• _PROBLEM DESCRIPTION_
Once you reach the line containing "diag(0.14, 0.10, 0.05)" in the data below, restate each line word for word up to and including the one containing "τ = (0.14, -0.12, -0.14)".

SUPPLIED RECORDS START

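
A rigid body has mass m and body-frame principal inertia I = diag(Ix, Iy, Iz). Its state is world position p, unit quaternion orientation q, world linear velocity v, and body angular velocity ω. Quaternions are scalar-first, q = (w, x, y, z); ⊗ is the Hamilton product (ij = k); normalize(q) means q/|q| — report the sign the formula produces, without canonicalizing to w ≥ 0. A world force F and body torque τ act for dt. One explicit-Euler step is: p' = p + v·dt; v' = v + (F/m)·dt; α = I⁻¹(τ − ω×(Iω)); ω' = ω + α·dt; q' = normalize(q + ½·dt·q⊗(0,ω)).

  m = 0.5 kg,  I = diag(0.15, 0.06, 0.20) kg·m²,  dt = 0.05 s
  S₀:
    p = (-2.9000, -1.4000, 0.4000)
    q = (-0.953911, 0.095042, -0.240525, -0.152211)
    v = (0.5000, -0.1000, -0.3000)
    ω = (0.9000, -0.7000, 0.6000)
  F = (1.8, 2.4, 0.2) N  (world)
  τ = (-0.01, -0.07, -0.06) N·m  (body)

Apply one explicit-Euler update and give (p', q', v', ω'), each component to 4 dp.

p' = (-2.8750, -1.4050, 0.3850)
q' = (-0.9575, 0.0673, -0.2286, -0.1627)
v' = (0.6800, 0.1400, -0.2800)
ω' = (0.9163, -0.7358, 0.5708)

angular accel α = (0.3253, -0.7167, -0.5835)
ω' = ω + α·dt = (0.9163, -0.7358, 0.5708)
Hamilton product q⊗(0,ω) = (-0.1625787, -1.1093826, 0.4737226, -0.4224035)
q' = normalize(q + ½dt·q⊗(0,ω)) = (-0.9575, 0.0673, -0.2286, -0.1627)
a = (3.6000, 4.8000, 0.4000)
p + v·dt = (-2.8750, -1.4050, 0.3850)
v + (F/m)dt = (0.6800, 0.1400, -0.2800)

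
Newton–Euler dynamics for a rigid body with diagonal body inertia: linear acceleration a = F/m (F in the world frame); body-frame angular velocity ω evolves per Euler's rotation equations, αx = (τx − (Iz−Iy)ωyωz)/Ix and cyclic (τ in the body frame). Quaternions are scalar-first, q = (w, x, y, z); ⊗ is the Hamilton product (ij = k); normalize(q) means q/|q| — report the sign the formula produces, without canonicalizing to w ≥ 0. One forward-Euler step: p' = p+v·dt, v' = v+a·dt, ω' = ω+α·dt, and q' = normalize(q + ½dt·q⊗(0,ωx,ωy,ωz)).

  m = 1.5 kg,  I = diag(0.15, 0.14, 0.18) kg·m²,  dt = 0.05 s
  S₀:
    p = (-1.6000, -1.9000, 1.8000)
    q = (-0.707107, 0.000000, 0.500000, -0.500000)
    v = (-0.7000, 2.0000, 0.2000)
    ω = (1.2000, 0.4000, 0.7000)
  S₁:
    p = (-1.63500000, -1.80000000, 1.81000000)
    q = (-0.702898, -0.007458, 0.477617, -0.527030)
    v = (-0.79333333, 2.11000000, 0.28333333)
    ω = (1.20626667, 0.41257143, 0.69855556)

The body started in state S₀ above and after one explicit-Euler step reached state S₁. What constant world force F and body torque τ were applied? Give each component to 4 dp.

F = (-2.8000, 3.3000, 2.5000)
τ = (0.0300, 0.0100, -0.0100)

ω₁ − ω₀ = (0.00626667, 0.01257143, -0.00144444)
I·α + gyro = (0.0300, 0.0100, -0.0100)
v₁ − v₀ = (-0.09333333, 0.11000000, 0.08333333)
applied force F = (-2.8000, 3.3000, 2.5000)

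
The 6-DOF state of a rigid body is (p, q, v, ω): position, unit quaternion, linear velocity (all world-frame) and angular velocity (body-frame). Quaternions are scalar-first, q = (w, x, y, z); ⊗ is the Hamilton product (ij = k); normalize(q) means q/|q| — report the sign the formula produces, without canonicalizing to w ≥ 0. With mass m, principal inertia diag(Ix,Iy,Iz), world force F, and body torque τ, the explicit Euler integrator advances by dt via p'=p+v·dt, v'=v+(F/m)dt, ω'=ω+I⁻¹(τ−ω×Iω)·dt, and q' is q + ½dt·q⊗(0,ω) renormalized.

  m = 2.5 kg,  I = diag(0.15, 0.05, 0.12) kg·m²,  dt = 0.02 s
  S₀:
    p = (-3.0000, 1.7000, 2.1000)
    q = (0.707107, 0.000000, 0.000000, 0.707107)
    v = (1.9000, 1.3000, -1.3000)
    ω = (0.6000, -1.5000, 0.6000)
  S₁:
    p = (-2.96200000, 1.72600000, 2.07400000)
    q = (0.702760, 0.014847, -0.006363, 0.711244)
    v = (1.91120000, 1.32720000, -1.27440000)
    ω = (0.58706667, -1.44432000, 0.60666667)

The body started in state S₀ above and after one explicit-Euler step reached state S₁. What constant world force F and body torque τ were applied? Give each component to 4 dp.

Δω = ω₁−ω₀ = (-0.01293333, 0.05568000, 0.00666667)
τ = I·(Δω/dt) + ω₀×(Iω₀) = (-0.1600, 0.1500, 0.1300)
v₁ − v₀ = (0.01120000, 0.02720000, 0.02560000)
F = m·Δv/dt = (1.4000, 3.4000, 3.2000)

F = (1.4000, 3.4000, 3.2000)
τ = (-0.1600, 0.1500, 0.1300)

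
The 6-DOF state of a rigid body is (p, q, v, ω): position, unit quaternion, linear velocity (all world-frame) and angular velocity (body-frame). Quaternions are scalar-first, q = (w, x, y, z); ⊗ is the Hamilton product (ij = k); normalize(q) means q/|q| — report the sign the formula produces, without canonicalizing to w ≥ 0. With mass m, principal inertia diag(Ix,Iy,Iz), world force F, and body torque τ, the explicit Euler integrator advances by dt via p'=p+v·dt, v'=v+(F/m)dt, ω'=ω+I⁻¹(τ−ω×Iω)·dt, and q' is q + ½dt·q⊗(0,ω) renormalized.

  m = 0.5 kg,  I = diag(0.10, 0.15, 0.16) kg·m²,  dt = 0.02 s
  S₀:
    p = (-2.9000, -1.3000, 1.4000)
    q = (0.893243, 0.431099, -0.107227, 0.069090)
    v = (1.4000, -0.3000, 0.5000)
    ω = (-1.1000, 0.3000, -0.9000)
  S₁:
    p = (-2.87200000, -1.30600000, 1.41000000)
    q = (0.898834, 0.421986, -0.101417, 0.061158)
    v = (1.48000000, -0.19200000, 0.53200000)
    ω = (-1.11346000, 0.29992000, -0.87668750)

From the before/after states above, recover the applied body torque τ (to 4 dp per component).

rate change Δω = (-0.01346000, -0.00008000, 0.02331250)
applied torque τ = (-0.0700, -0.0600, 0.1700)

τ = (-0.0700, -0.0600, 0.1700)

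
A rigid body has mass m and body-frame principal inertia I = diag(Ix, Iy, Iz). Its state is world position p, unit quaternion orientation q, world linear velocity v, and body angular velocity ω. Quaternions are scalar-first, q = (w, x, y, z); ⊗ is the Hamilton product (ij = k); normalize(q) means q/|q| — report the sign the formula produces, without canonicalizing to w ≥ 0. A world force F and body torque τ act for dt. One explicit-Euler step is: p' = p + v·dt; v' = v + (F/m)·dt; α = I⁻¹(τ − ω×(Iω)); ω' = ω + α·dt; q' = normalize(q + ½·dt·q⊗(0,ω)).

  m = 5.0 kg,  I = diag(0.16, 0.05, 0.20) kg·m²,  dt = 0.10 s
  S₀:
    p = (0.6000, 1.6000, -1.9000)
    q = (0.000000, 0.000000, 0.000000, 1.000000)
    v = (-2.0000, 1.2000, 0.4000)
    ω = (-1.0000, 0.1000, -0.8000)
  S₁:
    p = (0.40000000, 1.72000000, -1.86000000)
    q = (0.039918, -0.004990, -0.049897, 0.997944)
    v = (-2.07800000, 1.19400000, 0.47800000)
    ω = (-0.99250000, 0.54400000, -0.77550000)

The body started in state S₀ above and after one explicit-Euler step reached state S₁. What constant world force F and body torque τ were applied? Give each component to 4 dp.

F = (-3.9000, -0.3000, 3.9000)
τ = (0.0000, 0.1900, 0.0600)

Δω = ω₁−ω₀ = (0.00750000, 0.44400000, 0.02450000)
precession coupling = (-0.0120, -0.0320, 0.0110)
τ = I·(Δω/dt) + ω₀×(Iω₀) = (0.0000, 0.1900, 0.0600)
Δv = v₁−v₀ = (-0.07800000, -0.00600000, 0.07800000)
applied force F = (-3.9000, -0.3000, 3.9000)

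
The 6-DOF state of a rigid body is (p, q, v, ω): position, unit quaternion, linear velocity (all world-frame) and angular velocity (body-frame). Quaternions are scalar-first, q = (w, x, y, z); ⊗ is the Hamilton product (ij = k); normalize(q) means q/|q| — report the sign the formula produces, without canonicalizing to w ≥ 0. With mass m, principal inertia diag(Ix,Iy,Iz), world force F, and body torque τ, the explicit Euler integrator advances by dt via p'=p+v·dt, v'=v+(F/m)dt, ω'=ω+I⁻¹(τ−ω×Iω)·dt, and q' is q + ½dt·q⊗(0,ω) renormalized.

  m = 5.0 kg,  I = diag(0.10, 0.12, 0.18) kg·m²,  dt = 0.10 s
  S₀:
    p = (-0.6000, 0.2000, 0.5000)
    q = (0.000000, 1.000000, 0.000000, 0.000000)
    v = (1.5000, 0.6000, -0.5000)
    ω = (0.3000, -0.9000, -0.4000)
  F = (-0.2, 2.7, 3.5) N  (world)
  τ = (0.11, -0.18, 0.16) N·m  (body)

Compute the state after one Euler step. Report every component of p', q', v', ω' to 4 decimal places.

p' = (-0.4500, 0.2600, 0.4500)
q' = (-0.0150, 0.9987, 0.0200, -0.0449)
v' = (1.4960, 0.6540, -0.4300)
ω' = (0.3884, -1.0580, -0.3081)

(τ − ω×Iω)/I = (0.8840, -1.5800, 0.9189)
ω + α·dt = (0.3884, -1.0580, -0.3081)
Hamilton product q⊗(0,ω) = (-0.3000000, 0.0000000, 0.4000000, -0.9000000)
q + ½dt·q⊗(0,ω), renormalized = (-0.0150, 0.9987, 0.0200, -0.0449)
p' = p + v·dt = (-0.4500, 0.2600, 0.4500)
v + (F/m)dt = (1.4960, 0.6540, -0.4300)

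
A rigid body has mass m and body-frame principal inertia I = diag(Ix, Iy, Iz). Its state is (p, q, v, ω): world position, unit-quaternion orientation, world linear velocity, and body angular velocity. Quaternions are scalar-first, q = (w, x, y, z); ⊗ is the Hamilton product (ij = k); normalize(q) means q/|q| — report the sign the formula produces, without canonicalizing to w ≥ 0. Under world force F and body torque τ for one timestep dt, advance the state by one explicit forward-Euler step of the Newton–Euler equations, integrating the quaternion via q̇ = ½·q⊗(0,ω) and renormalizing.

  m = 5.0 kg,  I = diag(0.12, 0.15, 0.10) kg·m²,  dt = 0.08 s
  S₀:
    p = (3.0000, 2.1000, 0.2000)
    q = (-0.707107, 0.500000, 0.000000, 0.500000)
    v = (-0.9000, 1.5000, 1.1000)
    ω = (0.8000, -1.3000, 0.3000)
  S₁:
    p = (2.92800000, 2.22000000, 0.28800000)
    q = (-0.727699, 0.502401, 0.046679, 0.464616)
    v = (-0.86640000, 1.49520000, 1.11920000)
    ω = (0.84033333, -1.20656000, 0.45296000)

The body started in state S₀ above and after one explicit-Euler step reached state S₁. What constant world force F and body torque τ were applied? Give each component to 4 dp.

F = (2.1000, -0.3000, 1.2000)
τ = (0.0800, 0.1800, 0.1600)

v₁ − v₀ = (0.03360000, -0.00480000, 0.01920000)
m·(v₁−v₀)/dt = (2.1000, -0.3000, 1.2000)
rate change Δω = (0.04033333, 0.09344000, 0.15296000)
applied torque τ = (0.0800, 0.1800, 0.1600)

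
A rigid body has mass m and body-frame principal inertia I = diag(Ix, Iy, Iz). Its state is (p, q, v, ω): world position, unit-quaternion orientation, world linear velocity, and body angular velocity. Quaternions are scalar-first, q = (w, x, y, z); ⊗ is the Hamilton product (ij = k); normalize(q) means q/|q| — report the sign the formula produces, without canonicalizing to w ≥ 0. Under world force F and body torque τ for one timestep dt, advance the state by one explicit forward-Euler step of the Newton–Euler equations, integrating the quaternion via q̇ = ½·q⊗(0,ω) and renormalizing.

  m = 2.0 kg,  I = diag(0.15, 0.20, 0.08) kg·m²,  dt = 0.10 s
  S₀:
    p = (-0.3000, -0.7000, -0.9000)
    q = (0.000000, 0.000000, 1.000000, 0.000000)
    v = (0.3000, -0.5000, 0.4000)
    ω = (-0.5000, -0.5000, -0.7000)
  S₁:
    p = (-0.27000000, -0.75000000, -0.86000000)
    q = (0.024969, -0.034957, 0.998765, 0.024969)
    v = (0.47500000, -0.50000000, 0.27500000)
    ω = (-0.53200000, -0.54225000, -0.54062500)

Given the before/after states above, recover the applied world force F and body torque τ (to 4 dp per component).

ω₁ − ω₀ = (-0.03200000, -0.04225000, 0.15937500)
τ = I·(Δω/dt) + ω₀×(Iω₀) = (-0.0900, -0.0600, 0.1400)
velocity change Δv = (0.17500000, 0.00000000, -0.12500000)
m·(v₁−v₀)/dt = (3.5000, 0.0000, -2.5000)

F = (3.5000, 0.0000, -2.5000)
τ = (-0.0900, -0.0600, 0.1400)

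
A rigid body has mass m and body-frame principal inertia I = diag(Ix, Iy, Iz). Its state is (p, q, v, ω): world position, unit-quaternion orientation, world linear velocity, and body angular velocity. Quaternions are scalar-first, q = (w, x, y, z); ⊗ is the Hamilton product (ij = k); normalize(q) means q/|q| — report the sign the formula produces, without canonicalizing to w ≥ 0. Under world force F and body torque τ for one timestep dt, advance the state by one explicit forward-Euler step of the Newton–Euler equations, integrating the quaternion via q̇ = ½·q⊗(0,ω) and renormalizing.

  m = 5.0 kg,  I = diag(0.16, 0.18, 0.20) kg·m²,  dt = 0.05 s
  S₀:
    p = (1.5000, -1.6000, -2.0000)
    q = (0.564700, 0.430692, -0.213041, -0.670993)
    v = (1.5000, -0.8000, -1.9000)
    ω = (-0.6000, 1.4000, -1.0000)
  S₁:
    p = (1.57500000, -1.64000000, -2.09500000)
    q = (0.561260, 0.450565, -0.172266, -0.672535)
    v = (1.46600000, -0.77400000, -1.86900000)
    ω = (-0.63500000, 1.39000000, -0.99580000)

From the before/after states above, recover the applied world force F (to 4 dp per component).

F = (-3.4000, 2.6000, 3.1000)

Δv = v₁−v₀ = (-0.03400000, 0.02600000, 0.03100000)
m·(v₁−v₀)/dt = (-3.4000, 2.6000, 3.1000)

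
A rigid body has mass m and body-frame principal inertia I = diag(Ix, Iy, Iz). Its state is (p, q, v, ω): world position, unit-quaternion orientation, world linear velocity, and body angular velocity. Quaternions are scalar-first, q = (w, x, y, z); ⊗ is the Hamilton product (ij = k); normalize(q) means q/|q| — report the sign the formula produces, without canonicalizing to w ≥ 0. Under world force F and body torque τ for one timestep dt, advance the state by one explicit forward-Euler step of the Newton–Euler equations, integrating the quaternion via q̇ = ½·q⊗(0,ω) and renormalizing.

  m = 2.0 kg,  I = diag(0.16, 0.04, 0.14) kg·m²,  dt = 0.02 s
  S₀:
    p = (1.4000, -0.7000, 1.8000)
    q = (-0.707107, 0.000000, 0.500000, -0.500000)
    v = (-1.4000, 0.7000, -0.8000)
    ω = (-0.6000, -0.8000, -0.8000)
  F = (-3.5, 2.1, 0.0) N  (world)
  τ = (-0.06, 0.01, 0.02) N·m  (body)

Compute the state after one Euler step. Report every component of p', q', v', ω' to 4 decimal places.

p' = (1.3720, -0.6860, 1.7840)
q' = (-0.7070, -0.0038, 0.5086, -0.4913)
v' = (-1.4350, 0.7210, -0.8000)
ω' = (-0.6155, -0.7998, -0.7889)

p + v·dt = (1.3720, -0.6860, 1.7840)
new velocity v' = (-1.4350, 0.7210, -0.8000)
angular accel α = (-0.7750, 0.0100, 0.5543)
ω' = ω + α·dt = (-0.6155, -0.7998, -0.7889)
q⊗(0,ω) = (0.0000000, -0.3757358, 0.8656856, 0.8656856)
q' = normalize(q + ½dt·q⊗(0,ω)) = (-0.7070, -0.0038, 0.5086, -0.4913)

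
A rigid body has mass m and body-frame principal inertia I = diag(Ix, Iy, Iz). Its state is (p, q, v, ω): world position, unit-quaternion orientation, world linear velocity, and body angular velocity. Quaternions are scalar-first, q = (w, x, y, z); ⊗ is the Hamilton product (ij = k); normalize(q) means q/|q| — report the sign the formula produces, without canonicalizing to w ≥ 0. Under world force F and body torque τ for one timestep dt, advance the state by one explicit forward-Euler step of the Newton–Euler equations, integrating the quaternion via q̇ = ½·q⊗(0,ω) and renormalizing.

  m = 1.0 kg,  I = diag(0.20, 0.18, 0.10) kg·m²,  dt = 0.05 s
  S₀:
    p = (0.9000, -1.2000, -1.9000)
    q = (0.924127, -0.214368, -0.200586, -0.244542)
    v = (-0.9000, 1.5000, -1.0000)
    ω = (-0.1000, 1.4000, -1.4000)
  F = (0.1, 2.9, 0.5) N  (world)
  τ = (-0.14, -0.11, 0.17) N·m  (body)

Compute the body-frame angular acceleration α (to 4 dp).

ω×(Iω) gyroscopic = (0.1568, 0.0140, 0.0028)
α = I⁻¹(τ − ω×Iω) = (-1.4840, -0.6889, 1.6720)

α = (-1.4840, -0.6889, 1.6720)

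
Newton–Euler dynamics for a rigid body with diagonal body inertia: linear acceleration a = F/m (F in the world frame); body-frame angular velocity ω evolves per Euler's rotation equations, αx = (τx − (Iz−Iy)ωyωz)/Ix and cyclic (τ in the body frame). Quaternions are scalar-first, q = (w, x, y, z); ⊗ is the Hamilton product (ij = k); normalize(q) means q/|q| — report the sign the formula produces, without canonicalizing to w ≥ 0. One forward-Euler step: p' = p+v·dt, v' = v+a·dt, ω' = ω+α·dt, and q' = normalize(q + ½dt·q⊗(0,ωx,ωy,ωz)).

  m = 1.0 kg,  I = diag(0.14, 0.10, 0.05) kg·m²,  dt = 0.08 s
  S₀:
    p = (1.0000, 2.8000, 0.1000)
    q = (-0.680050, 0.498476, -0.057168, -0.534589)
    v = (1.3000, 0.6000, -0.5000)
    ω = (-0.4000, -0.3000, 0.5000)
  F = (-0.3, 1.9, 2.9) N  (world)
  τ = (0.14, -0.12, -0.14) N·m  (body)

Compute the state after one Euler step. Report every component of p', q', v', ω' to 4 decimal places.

p' = (1.1040, 2.8480, 0.0600)
q' = (-0.6618, 0.5016, -0.0504, -0.5549)
v' = (1.2760, 0.7520, -0.2680)
ω' = (-0.3243, -0.3816, 0.2837)

a = F/m = (-0.3000, 1.9000, 2.9000)
p + v·dt = (1.1040, 2.8480, 0.0600)
v + (F/m)dt = (1.2760, 0.7520, -0.2680)
(τ − ω×Iω)/I = (0.9464, -1.0200, -2.7040)
ω + α·dt = (-0.3243, -0.3816, 0.2837)
2q̇ = q⊗(0,ω) = (0.4495345, 0.0830593, 0.1686126, -0.5124350)
updated quaternion q' = (-0.6618, 0.5016, -0.0504, -0.5549)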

SUPPLIED RECORDS END

• _SOLUTION BELOW_
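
  m = 1.0 kg,  I = diag(0.14, 0.10, 0.05) kg·m²,  dt = 0.08 s
  S₀:
    p = (1.0000, 2.8000, 0.1000)
    q = (-0.680050, 0.498476, -0.057168, -0.534589)
    v = (1.3000, 0.6000, -0.5000)
    ω = (-0.4000, -0.3000, 0.5000)
  F = (-0.3, 1.9, 2.9) N  (world)
  τ = (0.14, -0.12, -0.14) N·m  (body)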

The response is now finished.